What to produce
Each entry must be returned exactly. None may be omitted.

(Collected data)
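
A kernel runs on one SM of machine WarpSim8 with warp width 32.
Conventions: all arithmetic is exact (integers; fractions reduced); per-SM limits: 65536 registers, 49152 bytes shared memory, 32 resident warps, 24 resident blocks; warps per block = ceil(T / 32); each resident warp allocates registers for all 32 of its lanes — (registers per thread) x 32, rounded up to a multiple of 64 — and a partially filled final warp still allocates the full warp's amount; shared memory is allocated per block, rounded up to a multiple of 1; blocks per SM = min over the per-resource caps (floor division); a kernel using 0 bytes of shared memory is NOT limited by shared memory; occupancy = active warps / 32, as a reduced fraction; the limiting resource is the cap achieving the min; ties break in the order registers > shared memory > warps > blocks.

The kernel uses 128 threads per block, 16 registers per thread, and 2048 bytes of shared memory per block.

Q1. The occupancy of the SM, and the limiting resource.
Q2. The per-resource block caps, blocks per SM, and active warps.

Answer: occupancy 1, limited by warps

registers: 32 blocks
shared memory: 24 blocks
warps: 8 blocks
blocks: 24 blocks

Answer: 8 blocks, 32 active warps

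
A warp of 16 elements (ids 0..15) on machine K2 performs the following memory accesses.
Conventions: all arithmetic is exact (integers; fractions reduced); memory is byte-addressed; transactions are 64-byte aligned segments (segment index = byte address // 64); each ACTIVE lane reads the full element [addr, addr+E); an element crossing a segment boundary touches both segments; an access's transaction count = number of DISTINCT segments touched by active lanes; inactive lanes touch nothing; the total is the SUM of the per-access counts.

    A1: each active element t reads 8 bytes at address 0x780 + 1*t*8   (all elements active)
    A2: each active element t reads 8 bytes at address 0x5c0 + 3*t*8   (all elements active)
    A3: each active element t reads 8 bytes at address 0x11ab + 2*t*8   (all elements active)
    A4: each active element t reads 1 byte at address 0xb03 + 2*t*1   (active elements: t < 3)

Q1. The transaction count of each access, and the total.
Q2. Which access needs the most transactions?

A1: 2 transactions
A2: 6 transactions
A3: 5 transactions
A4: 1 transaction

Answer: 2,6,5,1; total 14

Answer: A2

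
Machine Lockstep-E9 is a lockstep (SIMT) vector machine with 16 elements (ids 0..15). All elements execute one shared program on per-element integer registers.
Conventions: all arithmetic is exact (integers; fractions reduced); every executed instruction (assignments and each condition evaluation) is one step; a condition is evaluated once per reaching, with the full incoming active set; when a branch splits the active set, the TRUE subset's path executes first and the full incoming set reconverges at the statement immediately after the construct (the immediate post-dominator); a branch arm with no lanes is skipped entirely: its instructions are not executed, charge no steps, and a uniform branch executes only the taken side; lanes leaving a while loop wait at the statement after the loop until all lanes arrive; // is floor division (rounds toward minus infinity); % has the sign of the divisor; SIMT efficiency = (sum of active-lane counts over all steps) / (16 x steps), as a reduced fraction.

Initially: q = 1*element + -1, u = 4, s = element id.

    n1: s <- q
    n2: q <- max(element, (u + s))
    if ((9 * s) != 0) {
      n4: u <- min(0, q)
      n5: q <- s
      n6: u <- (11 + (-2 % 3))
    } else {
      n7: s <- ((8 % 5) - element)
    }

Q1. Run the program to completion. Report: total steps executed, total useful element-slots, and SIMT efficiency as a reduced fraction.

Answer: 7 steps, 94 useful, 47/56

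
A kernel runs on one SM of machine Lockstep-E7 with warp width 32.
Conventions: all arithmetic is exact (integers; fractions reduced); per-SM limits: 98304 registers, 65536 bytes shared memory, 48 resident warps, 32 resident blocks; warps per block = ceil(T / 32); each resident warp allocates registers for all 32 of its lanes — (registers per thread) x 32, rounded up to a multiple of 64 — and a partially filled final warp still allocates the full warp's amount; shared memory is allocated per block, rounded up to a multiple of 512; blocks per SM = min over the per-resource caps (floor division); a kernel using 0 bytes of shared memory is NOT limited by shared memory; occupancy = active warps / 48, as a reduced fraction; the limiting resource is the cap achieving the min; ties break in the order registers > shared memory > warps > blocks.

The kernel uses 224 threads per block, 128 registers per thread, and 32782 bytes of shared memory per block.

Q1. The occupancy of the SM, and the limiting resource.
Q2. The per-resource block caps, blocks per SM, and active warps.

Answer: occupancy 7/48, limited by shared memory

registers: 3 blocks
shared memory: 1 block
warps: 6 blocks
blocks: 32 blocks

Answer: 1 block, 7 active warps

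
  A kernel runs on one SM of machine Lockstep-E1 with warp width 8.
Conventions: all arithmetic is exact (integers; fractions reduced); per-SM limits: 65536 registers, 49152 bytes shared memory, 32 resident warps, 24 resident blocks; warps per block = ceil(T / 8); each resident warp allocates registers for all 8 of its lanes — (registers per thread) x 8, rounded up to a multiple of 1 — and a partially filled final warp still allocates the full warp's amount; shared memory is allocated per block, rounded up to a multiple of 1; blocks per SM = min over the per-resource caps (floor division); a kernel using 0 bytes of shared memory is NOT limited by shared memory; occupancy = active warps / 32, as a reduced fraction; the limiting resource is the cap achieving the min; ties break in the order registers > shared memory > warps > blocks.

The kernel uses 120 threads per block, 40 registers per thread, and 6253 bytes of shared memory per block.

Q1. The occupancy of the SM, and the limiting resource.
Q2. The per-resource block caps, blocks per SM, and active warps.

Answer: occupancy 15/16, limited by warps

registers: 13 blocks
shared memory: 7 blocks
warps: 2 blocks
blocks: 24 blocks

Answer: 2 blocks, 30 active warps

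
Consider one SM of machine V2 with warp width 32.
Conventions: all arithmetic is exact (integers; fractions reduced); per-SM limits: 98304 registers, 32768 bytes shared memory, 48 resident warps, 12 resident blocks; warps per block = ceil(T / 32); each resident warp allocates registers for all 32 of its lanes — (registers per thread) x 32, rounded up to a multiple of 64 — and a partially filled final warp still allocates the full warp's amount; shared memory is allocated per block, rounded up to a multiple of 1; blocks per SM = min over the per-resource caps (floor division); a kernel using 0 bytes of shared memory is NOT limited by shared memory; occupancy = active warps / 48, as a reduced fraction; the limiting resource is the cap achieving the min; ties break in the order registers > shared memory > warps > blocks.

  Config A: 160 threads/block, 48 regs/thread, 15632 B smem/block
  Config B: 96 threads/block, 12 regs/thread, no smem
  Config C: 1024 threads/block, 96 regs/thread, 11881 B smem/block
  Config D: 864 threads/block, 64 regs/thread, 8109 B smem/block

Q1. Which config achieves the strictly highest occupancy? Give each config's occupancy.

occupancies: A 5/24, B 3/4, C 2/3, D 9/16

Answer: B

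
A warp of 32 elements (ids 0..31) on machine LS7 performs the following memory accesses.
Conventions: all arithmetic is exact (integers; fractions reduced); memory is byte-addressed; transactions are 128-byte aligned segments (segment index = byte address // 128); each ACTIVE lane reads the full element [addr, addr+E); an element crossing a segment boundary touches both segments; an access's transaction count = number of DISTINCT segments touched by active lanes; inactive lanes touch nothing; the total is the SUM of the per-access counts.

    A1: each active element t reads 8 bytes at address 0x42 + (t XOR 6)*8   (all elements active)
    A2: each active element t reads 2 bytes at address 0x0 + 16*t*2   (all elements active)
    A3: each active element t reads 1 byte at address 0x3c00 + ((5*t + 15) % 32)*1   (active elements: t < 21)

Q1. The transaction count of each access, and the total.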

Written answer
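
A kernel runs on one SM of machine WarpSim8 with warp width 32.
Conventions: all arithmetic is exact (integers; fractions reduced); per-SM limits: 65536 registers, 49152 bytes shared memory, 32 resident warps, 24 resident blocks; warps per block = ceil(T / 32); each resident warp allocates registers for all 32 of its lanes — (registers per thread) x 32, rounded up to a multiple of 64 — and a partially filled final warp still allocates the full warp's amount; shared memory is allocated per block, rounded up to a multiple of 1; blocks per SM = min over the per-resource caps (floor division); a kernel using 0 bytes of shared memory is NOT limited by shared memory; occupancy = active warps / 32, as a reduced fraction; the limiting resource is the cap achieving the min; ties break in the order registers > shared memory > warps > blocks.

The kernel uses 128 threads per block, 16 registers per thread, and 2048 bytes of shared memory per block.

Q1. The occupancy of the SM, and the limiting resource.
Q2. The per-resource block caps, blocks per SM, and active warps.

Answer: occupancy 1, limited by warps

registers: 32 blocks
shared memory: 24 blocks
warps: 8 blocks
blocks: 24 blocks

Answer: 8 blocks, 32 active warps

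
A warp of 16 elements (ids 0..15) on machine K2 performs the following memory accesses.
Conventions: all arithmetic is exact (integers; fractions reduced); memory is byte-addressed; transactions are 64-byte aligned segments (segment index = byte address // 64); each ACTIVE lane reads the full element [addr, addr+E); an element crossing a segment boundary touches both segments; an access's transaction count = number of DISTINCT segments touched by active lanes; inactive lanes touch nothing; the total is the SUM of the per-access counts.

    A1: each active element t reads 8 bytes at address 0x780 + 1*t*8   (all elements active)
    A2: each active element t reads 8 bytes at address 0x5c0 + 3*t*8   (all elements active)
    A3: each active element t reads 8 bytes at address 0x11ab + 2*t*8   (all elements active)
    A4: each active element t reads 1 byte at address 0xb03 + 2*t*1   (active elements: t < 3)

Q1. The transaction count of each access, and the total.
Q2. Which access needs the most transactions?

A1: 2 transactions
A2: 6 transactions
A3: 5 transactions
A4: 1 transaction

Answer: 2,6,5,1; total 14

Answer: A2

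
Machine Lockstep-E9 is a lockstep (SIMT) vector machine with 16 elements (ids 0..15). All elements execute one shared program on per-element integer registers.
Conventions: all arithmetic is exact (integers; fractions reduced); every executed instruction (assignments and each condition evaluation) is one step; a condition is evaluated once per reaching, with the full incoming active set; when a branch splits the active set, the TRUE subset's path executes first and the full incoming set reconverges at the statement immediately after the construct (the immediate post-dominator); a branch arm with no lanes is skipped entirely: its instructions are not executed, charge no steps, and a uniform branch executes only the taken side; lanes leaving a while loop wait at the statement after the loop until all lanes arrive; // is floor division (rounds toward minus infinity); % has the sign of the divisor; SIMT efficiency = (sum of active-lane counts over all steps) / (16 x steps), as a reduced fraction.

Initially: q = 1*element + -1, u = 4, s = element id.

    n1: s <- q
    n2: q <- max(element, (u + s))
    if ((9 * s) != 0) {
      n4: u <- min(0, q)
      n5: q <- s
      n6: u <- (11 + (-2 % 3))
    } else {
      n7: s <- ((8 % 5) - element)
    }

Q1. Run the program to completion. Report: total steps executed, total useful element-slots, and SIMT efficiency as a reduced fraction.

Answer: 7 steps, 94 useful, 47/56

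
A kernel runs on one SM of machine Lockstep-E7 with warp width 32.
Conventions: all arithmetic is exact (integers; fractions reduced); per-SM limits: 98304 registers, 65536 bytes shared memory, 48 resident warps, 32 resident blocks; warps per block = ceil(T / 32); each resident warp allocates registers for all 32 of its lanes — (registers per thread) x 32, rounded up to a multiple of 64 — and a partially filled final warp still allocates the full warp's amount; shared memory is allocated per block, rounded up to a multiple of 512; blocks per SM = min over the per-resource caps (floor division); a kernel using 0 bytes of shared memory is NOT limited by shared memory; occupancy = active warps / 48, as a reduced fraction; the limiting resource is the cap achieving the min; ties break in the order registers > shared memory > warps > blocks.

The kernel uses 224 threads per block, 128 registers per thread, and 32782 bytes of shared memory per block.

Q1. The occupancy of the SM, and the limiting resource.
Q2. The per-resource block caps, blocks per SM, and active warps.

Answer: occupancy 7/48, limited by shared memory

registers: 3 blocks
shared memory: 1 block
warps: 6 blocks
blocks: 32 blocks

Answer: 1 block, 7 active warps

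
  A kernel runs on one SM of machine Lockstep-E1 with warp width 8.
Conventions: all arithmetic is exact (integers; fractions reduced); per-SM limits: 65536 registers, 49152 bytes shared memory, 32 resident warps, 24 resident blocks; warps per block = ceil(T / 8); each resident warp allocates registers for all 8 of its lanes — (registers per thread) x 8, rounded up to a multiple of 1 — and a partially filled final warp still allocates the full warp's amount; shared memory is allocated per block, rounded up to a multiple of 1; blocks per SM = min over the per-resource caps (floor division); a kernel using 0 bytes of shared memory is NOT limited by shared memory; occupancy = active warps / 32, as a reduced fraction; the limiting resource is the cap achieving the min; ties break in the order registers > shared memory > warps > blocks.

The kernel uses 120 threads per block, 40 registers per thread, and 6253 bytes of shared memory per block.

Q1. The occupancy of the SM, and the limiting resource.
Q2. The per-resource block caps, blocks per SM, and active warps.

Answer: occupancy 15/16, limited by warps

registers: 13 blocks
shared memory: 7 blocks
warps: 2 blocks
blocks: 24 blocks

Answer: 2 blocks, 30 active warps

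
Consider one SM of machine V2 with warp width 32.
Conventions: all arithmetic is exact (integers; fractions reduced); per-SM limits: 98304 registers, 32768 bytes shared memory, 48 resident warps, 12 resident blocks; warps per block = ceil(T / 32); each resident warp allocates registers for all 32 of its lanes — (registers per thread) x 32, rounded up to a multiple of 64 — and a partially filled final warp still allocates the full warp's amount; shared memory is allocated per block, rounded up to a multiple of 1; blocks per SM = min over the per-resource caps (floor division); a kernel using 0 bytes of shared memory is NOT limited by shared memory; occupancy = active warps / 48, as a reduced fraction; the limiting resource is the cap achieving the min; ties break in the order registers > shared memory > warps > blocks.

  Config A: 160 threads/block, 48 regs/thread, 15632 B smem/block
  Config B: 96 threads/block, 12 regs/thread, no smem
  Config C: 1024 threads/block, 96 regs/thread, 11881 B smem/block
  Config D: 864 threads/block, 64 regs/thread, 8109 B smem/block

Q1. Which config achieves the strictly highest occupancy? Give each config's occupancy.

occupancies: A 5/24, B 3/4, C 2/3, D 9/16

Answer: B

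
A warp of 32 elements (ids 0..31) on machine LS7 performs the following memory accesses.
Conventions: all arithmetic is exact (integers; fractions reduced); memory is byte-addressed; transactions are 128-byte aligned segments (segment index = byte address // 128); each ACTIVE lane reads the full element [addr, addr+E); an element crossing a segment boundary touches both segments; an access's transaction count = number of DISTINCT segments touched by active lanes; inactive lanes touch nothing; the total is the SUM of the per-access counts.

    A1: each active element t reads 8 bytes at address 0x42 + (t XOR 6)*8   (all elements active)
    A2: each active element t reads 2 bytes at address 0x0 + 16*t*2   (all elements active)
    A3: each active element t reads 1 byte at address 0x3c00 + ((5*t + 15) % 32)*1   (active elements: t < 21)

Q1. The transaction count of each access, and the total.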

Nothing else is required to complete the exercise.